» Task requirements
In the records that follow, find each line containing "Here" and copy it.

» Exercise input

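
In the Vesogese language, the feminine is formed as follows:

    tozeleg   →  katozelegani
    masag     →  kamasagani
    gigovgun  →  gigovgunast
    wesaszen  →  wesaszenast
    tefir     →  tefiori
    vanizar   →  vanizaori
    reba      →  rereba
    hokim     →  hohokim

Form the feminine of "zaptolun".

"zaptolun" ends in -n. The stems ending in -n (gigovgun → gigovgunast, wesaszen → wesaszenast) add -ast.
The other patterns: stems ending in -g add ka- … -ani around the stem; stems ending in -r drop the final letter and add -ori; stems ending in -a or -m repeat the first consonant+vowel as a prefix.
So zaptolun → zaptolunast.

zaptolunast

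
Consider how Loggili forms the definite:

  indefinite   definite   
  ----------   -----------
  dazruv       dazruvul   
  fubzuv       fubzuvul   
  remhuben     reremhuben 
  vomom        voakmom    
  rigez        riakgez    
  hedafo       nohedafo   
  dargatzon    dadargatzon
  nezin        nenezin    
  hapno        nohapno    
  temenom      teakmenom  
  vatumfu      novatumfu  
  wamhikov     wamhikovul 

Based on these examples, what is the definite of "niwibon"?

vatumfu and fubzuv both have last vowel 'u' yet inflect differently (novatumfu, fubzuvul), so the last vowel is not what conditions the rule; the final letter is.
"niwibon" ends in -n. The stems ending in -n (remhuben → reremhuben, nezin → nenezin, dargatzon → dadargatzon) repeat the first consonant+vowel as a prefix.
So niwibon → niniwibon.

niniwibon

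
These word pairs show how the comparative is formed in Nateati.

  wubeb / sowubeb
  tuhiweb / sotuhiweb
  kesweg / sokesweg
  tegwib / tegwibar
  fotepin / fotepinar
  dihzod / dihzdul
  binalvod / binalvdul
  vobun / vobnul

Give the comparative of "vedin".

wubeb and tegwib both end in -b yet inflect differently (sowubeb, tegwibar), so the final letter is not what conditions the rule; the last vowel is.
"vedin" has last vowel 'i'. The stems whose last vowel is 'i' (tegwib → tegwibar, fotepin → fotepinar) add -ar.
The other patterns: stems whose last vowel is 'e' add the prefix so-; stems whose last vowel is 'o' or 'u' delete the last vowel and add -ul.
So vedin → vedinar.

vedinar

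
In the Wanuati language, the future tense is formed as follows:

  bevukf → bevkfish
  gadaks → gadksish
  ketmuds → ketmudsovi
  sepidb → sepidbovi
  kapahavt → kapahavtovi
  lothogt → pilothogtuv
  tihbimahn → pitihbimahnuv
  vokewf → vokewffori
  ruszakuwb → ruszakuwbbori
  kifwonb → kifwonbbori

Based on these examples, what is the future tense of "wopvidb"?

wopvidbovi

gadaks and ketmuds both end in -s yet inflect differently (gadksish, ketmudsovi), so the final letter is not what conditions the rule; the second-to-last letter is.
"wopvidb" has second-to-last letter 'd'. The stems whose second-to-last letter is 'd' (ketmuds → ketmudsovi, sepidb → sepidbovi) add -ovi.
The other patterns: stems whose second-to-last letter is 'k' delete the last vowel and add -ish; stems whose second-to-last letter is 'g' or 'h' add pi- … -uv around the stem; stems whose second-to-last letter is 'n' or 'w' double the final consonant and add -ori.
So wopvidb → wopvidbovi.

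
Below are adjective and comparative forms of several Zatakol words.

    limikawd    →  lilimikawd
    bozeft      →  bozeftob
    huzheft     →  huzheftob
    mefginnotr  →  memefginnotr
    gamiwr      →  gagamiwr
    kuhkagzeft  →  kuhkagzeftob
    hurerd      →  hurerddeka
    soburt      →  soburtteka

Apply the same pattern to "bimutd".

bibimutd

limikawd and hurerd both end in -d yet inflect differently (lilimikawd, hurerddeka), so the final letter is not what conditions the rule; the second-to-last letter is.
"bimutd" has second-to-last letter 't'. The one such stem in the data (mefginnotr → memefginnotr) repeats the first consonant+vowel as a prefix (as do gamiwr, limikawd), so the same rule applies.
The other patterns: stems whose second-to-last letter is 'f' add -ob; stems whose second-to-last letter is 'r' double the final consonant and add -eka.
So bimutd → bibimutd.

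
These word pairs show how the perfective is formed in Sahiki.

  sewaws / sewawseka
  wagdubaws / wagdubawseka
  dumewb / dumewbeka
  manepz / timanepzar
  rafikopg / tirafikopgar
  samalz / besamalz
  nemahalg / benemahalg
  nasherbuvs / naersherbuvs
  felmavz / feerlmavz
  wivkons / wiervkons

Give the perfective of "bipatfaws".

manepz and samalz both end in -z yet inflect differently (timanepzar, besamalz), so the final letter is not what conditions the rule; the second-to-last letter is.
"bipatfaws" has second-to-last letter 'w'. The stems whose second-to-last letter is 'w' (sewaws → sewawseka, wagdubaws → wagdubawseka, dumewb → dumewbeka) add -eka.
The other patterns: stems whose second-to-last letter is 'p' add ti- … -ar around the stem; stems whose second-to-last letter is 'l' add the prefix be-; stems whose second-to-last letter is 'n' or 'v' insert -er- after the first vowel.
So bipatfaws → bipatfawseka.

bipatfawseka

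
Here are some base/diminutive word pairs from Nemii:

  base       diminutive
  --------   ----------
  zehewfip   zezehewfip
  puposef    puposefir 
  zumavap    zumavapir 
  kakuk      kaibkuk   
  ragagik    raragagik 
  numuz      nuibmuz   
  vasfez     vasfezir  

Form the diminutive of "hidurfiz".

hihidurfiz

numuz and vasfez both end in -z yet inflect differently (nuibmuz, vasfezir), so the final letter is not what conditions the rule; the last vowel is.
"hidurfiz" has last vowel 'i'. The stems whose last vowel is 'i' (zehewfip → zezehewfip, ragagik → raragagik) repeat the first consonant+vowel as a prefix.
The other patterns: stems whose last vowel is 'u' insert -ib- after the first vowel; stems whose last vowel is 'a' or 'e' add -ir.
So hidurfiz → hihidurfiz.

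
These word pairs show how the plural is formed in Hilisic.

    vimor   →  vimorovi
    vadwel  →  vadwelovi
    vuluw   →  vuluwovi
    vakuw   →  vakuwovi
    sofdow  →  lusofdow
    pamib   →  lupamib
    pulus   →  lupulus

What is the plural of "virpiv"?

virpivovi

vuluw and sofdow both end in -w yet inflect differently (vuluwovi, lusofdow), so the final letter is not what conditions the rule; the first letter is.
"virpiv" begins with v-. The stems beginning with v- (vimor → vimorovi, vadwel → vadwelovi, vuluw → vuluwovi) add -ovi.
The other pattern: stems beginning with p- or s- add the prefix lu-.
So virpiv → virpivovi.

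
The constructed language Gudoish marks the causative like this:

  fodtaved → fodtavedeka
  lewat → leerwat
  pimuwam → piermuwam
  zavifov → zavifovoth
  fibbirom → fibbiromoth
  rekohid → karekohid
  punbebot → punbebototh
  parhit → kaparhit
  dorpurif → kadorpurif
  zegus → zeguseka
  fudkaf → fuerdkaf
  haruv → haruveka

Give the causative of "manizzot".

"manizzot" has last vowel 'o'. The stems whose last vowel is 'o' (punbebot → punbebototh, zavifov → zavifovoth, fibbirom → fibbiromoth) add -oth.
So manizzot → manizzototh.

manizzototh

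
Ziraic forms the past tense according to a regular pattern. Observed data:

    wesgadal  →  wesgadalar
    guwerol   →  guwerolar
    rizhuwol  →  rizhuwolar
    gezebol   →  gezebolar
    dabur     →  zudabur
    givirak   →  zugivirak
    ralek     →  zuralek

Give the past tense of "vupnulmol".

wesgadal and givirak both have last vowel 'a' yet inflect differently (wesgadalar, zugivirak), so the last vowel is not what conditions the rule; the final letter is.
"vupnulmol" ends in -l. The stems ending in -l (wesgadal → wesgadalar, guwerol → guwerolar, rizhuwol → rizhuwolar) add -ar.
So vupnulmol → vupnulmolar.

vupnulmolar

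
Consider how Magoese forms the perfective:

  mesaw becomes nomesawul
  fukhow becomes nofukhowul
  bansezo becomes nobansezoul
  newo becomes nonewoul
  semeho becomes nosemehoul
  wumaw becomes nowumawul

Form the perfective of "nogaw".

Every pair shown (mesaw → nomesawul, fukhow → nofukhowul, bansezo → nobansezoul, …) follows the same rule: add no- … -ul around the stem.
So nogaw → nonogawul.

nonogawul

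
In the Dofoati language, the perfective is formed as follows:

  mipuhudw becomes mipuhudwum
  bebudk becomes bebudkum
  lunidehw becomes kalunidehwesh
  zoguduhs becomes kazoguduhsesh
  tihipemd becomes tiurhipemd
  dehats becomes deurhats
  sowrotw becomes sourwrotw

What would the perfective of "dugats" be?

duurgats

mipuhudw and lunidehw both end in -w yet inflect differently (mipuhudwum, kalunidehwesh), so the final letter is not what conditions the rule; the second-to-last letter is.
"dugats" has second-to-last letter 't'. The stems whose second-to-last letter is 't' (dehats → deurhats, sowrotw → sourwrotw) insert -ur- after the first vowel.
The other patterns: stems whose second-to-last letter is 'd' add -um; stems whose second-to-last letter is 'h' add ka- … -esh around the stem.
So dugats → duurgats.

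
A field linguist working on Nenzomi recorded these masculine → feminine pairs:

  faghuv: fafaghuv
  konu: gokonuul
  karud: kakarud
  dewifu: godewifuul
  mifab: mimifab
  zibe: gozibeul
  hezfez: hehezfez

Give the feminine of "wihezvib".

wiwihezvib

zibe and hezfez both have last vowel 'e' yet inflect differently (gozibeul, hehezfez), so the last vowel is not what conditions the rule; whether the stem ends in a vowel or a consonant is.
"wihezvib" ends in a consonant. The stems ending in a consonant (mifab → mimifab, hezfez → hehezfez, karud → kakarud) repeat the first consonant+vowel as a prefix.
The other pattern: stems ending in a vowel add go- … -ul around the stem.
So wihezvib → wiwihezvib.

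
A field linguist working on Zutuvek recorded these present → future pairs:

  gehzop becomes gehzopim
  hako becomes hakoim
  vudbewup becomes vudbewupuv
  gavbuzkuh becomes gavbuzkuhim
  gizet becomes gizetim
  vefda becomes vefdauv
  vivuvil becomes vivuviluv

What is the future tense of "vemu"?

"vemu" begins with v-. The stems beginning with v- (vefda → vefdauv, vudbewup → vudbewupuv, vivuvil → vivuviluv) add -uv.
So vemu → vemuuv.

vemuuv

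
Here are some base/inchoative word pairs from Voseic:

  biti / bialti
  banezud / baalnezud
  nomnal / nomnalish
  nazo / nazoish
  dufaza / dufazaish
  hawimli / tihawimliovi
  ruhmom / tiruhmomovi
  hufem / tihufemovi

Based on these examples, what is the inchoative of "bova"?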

» Answer below
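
Here are some base/diminutive word pairs from Nemii:
Here are some base/inchoative word pairs from Voseic: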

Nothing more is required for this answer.